• _What to do_:
Every entry must be copied word for word.

• _Input records_:
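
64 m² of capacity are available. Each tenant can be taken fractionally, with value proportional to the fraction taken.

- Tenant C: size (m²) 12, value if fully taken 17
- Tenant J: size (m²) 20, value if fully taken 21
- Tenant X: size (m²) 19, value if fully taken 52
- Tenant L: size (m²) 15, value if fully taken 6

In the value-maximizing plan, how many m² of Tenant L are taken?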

• _Exercise answer_:
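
64 m² of capacity are available. Each tenant can be taken fractionally, with value proportional to the fraction taken.

- Tenant C: size (m²) 12, value if fully taken 17
- Tenant J: size (m²) 20, value if fully taken 21
- Tenant X: size (m²) 19, value if fully taken 52
- Tenant L: size (m²) 15, value if fully taken 6

In the value-maximizing plan, how many m² of Tenant L are taken?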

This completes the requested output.